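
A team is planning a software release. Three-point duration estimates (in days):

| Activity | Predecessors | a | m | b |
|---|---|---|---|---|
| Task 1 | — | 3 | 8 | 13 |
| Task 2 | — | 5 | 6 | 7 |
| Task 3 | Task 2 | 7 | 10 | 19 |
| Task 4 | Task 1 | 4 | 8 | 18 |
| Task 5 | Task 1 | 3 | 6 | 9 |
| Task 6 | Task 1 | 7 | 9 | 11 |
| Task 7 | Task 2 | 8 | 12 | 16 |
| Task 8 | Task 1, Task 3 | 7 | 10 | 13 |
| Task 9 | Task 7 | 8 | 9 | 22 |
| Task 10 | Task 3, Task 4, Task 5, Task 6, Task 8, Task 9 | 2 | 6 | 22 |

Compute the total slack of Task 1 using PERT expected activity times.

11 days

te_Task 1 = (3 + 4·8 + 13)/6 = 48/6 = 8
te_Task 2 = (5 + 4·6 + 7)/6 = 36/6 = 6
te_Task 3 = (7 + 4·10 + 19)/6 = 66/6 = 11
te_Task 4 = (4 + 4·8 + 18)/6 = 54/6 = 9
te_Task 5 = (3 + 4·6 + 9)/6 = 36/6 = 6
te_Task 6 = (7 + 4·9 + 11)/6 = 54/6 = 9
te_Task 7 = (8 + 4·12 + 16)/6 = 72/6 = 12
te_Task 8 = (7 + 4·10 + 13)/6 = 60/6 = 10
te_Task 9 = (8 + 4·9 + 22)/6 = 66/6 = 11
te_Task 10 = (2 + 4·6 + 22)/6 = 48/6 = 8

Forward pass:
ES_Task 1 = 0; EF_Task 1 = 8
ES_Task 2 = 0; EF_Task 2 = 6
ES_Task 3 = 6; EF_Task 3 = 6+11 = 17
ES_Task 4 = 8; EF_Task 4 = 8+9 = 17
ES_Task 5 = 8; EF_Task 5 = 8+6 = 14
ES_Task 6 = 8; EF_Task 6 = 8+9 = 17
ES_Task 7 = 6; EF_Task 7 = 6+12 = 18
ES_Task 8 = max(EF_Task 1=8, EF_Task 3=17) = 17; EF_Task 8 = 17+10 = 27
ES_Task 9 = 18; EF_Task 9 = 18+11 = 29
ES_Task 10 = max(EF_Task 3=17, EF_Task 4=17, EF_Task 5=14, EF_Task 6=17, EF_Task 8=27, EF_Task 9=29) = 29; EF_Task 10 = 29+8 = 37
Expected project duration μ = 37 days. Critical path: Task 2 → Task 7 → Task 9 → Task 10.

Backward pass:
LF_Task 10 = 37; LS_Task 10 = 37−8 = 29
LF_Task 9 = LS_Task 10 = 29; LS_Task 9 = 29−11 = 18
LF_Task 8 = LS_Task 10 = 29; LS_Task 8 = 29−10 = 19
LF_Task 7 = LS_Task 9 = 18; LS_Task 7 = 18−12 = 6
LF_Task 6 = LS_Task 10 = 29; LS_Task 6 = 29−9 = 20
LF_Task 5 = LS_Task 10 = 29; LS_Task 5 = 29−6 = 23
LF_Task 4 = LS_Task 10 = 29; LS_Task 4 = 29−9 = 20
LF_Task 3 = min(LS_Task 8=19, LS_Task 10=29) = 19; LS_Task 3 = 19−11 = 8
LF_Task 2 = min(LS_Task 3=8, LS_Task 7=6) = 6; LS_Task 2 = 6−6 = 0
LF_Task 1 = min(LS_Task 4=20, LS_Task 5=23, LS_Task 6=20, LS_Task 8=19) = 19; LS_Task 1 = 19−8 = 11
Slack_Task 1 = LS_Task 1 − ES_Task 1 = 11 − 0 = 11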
————
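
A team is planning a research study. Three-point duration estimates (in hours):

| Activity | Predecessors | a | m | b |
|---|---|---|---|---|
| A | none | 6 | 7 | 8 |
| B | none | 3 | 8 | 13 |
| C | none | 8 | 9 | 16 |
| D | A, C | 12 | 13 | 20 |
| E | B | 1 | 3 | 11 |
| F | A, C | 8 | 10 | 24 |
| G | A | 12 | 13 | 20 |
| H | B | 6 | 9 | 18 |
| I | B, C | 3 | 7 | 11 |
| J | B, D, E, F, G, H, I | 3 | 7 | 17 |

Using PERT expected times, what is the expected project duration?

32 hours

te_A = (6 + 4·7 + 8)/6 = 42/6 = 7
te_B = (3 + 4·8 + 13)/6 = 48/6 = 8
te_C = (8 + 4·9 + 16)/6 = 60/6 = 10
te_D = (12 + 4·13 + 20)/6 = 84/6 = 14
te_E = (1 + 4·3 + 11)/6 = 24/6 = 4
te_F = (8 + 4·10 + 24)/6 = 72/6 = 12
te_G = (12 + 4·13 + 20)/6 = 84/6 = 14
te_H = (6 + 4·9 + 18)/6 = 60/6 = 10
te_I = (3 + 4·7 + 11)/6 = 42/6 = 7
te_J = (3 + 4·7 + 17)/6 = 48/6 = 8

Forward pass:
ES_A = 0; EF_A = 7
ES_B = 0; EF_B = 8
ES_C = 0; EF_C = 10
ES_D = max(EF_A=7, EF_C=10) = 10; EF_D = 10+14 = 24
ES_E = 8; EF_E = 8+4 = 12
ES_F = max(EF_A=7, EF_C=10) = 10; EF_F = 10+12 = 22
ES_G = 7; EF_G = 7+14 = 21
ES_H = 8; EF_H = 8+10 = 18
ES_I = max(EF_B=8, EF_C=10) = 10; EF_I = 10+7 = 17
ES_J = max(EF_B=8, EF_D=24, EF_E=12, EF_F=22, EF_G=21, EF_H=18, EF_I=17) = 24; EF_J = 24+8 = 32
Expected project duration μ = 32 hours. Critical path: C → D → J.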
————
What the exercise asks » From the records above, extract exactly and only the lines that begin at the line with "B | 1 | 3 | 11 |" and stop after the line with "I | 3 | 7 | 17 |".

Task answer »
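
| E | B | 1 | 3 | 11 |
| F | A, C | 8 | 10 | 24 |
| G | A | 12 | 13 | 20 |
| H | B | 6 | 9 | 18 |
| I | B, C | 3 | 7 | 11 |
| J | B, D, E, F, G, H, I | 3 | 7 | 17 |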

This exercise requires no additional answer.